From the records beneath, determine how many lines contain "adjacent" and report only that figure.

### MATERIAL SUPPLIED

....................

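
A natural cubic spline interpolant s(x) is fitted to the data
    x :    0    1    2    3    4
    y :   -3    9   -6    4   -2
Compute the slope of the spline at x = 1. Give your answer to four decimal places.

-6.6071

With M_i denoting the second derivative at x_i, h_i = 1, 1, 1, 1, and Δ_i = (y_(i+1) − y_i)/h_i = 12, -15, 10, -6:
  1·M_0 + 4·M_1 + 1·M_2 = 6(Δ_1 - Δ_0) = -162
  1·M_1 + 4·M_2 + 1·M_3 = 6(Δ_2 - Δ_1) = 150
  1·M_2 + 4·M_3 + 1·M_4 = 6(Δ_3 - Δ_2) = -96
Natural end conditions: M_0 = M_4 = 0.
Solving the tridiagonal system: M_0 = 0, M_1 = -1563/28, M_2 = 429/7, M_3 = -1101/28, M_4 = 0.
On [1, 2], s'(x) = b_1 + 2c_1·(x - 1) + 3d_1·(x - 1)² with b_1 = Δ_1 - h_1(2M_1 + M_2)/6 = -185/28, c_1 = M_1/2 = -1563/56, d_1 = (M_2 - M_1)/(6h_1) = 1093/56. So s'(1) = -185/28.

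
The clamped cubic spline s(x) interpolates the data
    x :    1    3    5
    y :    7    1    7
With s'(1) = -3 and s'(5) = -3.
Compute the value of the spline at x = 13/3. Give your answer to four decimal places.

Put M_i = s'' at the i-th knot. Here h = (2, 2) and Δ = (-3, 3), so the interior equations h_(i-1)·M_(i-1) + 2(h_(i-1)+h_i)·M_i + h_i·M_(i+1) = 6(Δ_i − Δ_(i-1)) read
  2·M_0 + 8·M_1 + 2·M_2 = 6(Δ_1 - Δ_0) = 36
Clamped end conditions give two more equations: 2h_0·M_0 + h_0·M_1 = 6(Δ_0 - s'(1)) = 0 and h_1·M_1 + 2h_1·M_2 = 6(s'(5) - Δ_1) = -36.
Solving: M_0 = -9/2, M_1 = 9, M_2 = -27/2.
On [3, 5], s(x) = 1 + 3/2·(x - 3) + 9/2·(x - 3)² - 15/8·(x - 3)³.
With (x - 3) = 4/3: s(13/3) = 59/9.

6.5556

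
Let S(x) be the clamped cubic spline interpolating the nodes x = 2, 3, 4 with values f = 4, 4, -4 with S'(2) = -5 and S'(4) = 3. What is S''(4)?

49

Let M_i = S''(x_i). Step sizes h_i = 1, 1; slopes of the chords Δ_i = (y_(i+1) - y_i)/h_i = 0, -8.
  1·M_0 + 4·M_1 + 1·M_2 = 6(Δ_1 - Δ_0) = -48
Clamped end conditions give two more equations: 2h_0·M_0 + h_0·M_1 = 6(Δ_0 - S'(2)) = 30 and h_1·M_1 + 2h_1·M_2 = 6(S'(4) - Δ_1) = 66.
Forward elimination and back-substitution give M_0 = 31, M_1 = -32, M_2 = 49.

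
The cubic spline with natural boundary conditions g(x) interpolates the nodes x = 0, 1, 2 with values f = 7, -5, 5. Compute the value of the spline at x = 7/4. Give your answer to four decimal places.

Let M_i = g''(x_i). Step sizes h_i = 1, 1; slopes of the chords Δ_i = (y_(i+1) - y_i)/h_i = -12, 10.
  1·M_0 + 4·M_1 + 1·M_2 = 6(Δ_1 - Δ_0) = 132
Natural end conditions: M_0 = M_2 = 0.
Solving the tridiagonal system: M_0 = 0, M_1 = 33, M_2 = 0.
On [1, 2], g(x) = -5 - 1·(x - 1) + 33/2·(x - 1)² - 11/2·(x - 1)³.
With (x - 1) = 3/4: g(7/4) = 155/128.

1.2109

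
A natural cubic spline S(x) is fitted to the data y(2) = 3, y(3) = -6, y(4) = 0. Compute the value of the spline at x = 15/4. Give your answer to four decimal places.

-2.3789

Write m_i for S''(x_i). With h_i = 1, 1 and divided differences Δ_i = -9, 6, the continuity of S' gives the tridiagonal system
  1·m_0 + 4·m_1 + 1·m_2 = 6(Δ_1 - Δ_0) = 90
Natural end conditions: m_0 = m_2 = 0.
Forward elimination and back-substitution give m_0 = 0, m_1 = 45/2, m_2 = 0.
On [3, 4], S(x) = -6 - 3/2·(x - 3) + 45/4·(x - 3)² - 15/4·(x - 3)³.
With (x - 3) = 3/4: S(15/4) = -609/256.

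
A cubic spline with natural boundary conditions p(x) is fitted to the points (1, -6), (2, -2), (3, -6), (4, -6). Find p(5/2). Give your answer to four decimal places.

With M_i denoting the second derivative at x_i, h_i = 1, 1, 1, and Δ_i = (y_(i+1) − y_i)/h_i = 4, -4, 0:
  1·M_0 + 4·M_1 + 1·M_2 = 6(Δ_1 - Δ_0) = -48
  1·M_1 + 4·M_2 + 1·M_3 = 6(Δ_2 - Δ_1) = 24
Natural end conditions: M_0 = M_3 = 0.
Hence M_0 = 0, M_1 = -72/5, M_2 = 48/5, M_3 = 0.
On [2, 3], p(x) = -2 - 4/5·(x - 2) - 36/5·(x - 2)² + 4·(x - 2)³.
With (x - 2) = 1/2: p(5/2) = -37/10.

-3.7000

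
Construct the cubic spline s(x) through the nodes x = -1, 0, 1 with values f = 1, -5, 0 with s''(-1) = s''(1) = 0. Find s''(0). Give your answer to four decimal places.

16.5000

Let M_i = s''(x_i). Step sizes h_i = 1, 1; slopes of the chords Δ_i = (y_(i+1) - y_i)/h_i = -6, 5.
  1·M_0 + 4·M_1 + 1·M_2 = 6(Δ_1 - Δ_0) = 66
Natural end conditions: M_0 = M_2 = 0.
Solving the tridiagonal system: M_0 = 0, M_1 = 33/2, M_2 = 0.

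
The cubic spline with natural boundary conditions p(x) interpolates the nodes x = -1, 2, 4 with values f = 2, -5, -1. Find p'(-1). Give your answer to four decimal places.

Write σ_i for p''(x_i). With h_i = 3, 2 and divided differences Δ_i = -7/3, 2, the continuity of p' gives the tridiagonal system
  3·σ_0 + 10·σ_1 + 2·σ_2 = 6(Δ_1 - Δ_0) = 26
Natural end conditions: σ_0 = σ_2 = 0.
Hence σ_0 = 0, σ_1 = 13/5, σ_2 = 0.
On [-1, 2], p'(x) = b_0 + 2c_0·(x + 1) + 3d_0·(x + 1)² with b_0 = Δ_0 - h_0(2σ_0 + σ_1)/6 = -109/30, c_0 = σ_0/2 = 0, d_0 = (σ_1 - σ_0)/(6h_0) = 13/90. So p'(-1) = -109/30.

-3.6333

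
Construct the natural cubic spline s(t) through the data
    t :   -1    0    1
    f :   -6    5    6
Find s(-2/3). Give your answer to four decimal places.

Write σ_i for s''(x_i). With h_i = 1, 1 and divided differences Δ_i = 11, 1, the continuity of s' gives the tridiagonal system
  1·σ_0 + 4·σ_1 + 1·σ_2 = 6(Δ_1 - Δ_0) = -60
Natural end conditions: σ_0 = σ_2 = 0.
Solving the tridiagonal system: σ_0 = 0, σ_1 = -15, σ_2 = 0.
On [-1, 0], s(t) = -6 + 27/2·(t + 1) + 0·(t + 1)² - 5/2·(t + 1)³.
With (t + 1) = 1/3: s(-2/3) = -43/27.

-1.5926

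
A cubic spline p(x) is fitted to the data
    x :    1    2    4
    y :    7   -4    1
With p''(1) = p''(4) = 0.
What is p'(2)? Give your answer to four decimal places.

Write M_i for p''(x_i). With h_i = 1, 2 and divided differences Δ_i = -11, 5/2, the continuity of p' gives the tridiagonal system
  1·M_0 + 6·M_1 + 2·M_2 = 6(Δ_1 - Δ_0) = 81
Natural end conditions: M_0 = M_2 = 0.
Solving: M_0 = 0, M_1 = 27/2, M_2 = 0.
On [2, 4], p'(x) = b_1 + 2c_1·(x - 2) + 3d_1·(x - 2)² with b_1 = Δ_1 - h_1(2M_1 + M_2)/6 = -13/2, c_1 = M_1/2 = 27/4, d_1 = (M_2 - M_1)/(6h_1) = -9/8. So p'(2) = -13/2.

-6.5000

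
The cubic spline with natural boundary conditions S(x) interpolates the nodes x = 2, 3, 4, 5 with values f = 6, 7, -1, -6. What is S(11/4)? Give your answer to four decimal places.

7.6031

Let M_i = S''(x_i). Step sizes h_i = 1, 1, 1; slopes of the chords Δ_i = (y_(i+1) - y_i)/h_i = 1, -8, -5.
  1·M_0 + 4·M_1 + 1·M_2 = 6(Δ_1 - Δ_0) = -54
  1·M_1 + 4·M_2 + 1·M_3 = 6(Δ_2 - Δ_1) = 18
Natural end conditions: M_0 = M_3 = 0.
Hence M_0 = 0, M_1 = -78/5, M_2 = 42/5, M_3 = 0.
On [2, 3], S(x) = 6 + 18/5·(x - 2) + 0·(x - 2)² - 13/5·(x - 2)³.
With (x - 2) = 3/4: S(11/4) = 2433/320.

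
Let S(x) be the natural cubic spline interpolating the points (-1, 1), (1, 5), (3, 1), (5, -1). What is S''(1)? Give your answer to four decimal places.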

....................

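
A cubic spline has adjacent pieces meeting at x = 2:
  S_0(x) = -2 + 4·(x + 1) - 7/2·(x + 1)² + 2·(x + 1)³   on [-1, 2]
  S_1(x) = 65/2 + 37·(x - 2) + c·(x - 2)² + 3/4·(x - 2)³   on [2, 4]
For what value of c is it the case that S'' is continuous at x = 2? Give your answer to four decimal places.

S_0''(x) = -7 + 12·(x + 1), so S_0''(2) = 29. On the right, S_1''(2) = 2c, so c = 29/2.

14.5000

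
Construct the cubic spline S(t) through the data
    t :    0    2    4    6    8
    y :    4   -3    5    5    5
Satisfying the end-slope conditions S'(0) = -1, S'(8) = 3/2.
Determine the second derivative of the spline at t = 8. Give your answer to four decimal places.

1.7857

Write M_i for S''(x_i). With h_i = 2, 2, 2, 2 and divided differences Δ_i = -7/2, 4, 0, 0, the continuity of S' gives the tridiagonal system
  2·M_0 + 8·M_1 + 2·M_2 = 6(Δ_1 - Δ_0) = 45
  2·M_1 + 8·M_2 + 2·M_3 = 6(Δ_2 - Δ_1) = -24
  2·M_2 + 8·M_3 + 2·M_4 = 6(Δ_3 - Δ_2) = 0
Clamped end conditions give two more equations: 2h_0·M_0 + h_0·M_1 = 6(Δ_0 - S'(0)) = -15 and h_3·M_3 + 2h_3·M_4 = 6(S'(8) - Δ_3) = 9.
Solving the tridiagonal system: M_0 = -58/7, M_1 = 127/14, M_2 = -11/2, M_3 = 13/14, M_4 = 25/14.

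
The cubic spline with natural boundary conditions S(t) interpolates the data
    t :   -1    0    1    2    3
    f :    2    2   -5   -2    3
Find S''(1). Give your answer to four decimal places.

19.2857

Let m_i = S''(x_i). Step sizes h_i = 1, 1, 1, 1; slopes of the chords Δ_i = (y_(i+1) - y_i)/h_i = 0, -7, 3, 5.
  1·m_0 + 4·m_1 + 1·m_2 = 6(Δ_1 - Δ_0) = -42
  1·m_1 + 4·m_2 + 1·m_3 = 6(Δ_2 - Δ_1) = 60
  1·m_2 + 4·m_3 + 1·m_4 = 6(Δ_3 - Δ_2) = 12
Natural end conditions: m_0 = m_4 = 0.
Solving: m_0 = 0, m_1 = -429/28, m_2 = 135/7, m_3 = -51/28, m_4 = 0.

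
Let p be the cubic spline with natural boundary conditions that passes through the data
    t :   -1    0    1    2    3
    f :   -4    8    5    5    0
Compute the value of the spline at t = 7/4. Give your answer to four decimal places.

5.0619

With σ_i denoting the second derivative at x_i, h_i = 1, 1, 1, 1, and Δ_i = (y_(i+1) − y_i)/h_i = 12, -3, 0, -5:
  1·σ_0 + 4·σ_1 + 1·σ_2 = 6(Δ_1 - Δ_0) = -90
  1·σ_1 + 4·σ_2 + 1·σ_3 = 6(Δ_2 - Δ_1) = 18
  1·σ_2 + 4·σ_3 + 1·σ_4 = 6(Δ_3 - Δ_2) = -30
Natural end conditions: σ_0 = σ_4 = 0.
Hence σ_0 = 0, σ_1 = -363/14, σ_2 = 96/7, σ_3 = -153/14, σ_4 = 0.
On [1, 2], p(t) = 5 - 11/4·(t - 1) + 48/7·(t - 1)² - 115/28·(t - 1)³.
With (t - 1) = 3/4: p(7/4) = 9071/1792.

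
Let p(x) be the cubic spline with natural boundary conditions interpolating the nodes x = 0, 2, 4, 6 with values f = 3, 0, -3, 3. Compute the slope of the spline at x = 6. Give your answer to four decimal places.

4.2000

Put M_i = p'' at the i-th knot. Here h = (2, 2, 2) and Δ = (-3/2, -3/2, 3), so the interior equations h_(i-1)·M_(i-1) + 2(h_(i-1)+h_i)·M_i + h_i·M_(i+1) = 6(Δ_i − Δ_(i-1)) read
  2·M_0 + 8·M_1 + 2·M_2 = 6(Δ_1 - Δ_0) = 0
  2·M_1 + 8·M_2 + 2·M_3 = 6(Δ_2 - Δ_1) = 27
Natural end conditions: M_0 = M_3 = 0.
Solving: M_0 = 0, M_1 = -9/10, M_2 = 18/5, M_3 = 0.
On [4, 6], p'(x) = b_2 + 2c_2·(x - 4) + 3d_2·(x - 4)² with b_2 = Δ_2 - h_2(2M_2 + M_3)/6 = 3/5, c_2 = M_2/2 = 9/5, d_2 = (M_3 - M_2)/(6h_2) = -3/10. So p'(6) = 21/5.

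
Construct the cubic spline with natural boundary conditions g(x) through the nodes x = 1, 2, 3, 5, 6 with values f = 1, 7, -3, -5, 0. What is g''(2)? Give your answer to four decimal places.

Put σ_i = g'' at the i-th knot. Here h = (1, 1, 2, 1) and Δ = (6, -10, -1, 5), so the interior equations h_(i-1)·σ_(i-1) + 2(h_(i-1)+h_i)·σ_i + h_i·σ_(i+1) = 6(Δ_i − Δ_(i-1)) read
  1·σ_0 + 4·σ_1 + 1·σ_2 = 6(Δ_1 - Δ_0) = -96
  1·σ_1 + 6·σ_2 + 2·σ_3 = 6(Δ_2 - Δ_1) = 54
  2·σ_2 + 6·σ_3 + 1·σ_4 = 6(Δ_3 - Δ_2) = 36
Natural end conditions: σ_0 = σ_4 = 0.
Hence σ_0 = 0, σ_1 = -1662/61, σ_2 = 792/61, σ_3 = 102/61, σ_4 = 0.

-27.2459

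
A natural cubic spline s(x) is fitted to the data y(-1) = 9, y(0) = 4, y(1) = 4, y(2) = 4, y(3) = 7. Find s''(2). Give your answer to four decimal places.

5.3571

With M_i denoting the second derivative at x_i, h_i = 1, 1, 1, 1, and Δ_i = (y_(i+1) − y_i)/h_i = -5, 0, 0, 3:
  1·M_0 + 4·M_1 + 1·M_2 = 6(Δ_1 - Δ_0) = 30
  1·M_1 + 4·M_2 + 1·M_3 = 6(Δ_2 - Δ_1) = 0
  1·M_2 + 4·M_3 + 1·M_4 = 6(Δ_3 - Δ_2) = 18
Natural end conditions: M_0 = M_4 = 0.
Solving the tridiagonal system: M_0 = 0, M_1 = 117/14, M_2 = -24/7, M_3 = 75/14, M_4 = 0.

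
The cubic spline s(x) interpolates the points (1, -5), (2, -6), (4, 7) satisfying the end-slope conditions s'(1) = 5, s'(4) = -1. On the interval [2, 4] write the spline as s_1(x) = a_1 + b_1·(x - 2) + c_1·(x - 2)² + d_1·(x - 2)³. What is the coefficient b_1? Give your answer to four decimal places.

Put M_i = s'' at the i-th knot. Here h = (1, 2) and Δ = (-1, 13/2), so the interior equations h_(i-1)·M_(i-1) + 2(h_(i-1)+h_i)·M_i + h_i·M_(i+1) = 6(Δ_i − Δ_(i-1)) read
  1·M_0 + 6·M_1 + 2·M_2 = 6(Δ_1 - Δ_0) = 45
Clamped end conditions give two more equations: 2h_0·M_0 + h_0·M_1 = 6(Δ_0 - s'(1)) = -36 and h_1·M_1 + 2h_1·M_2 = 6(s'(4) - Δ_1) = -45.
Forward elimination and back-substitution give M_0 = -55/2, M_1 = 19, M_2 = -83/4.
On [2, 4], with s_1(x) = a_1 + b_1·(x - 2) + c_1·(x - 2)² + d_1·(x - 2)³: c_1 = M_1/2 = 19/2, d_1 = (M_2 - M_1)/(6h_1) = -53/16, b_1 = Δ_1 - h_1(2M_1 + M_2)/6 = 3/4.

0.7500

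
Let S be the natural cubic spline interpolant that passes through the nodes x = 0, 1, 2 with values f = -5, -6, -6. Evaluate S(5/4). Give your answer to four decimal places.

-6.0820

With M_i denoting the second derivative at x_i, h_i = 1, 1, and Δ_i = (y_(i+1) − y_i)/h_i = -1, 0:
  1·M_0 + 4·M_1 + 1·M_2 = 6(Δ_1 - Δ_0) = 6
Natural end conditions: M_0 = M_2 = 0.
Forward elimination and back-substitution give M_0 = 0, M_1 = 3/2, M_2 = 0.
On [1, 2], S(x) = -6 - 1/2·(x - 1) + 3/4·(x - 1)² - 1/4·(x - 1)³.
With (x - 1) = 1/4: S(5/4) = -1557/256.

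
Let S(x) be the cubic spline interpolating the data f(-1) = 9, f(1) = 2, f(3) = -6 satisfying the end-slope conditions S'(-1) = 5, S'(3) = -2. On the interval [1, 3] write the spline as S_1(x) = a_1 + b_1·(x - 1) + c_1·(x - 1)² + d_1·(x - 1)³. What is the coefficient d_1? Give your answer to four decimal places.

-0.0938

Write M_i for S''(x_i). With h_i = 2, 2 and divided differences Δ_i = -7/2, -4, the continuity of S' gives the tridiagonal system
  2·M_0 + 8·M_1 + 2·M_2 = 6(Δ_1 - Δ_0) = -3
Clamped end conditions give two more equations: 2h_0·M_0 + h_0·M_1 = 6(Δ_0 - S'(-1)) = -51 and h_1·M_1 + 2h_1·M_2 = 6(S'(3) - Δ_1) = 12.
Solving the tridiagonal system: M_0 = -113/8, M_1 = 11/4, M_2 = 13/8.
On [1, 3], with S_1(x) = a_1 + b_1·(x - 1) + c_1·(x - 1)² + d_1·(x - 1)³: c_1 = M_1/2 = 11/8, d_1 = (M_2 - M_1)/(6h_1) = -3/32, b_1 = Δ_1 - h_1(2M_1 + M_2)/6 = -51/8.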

....................

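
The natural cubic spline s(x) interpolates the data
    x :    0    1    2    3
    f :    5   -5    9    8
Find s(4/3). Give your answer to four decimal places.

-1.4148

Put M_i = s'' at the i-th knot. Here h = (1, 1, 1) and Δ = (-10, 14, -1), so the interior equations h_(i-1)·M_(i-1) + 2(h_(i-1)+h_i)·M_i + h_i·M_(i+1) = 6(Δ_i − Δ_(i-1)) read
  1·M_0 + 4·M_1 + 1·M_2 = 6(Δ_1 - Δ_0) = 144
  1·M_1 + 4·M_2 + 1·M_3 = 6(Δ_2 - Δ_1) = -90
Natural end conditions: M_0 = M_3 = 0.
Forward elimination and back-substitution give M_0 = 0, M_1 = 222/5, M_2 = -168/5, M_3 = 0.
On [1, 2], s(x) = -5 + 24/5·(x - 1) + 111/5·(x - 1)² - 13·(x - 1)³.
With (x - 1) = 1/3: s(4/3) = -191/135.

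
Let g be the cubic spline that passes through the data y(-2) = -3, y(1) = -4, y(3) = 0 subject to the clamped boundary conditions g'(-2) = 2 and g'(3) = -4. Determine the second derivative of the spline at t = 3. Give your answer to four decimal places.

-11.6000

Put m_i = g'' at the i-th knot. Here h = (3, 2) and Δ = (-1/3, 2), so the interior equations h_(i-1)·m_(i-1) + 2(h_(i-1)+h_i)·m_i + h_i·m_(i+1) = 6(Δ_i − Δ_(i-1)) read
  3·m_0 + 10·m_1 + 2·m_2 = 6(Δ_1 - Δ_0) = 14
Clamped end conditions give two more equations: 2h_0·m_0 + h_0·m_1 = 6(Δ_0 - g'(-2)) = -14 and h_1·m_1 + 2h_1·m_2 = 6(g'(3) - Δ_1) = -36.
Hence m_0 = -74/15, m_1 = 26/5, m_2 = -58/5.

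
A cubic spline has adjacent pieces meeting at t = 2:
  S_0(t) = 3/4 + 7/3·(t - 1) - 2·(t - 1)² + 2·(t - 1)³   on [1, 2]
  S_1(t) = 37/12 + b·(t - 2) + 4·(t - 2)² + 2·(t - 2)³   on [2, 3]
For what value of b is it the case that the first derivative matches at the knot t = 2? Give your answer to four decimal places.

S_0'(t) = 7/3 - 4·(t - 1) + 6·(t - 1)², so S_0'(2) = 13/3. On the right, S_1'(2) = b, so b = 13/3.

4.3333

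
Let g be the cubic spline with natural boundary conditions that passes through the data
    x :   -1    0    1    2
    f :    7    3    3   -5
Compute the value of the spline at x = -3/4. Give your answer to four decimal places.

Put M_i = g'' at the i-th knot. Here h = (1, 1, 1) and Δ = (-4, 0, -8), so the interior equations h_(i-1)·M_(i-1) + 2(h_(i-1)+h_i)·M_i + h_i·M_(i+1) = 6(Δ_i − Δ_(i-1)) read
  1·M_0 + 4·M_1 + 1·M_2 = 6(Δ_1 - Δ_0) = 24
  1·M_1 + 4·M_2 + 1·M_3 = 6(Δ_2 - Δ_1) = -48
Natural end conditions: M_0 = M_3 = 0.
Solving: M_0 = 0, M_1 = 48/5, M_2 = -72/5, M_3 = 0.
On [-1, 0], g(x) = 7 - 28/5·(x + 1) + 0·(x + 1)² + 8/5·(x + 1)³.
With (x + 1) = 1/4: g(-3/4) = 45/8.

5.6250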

....................

### WRITTEN ANSWER
2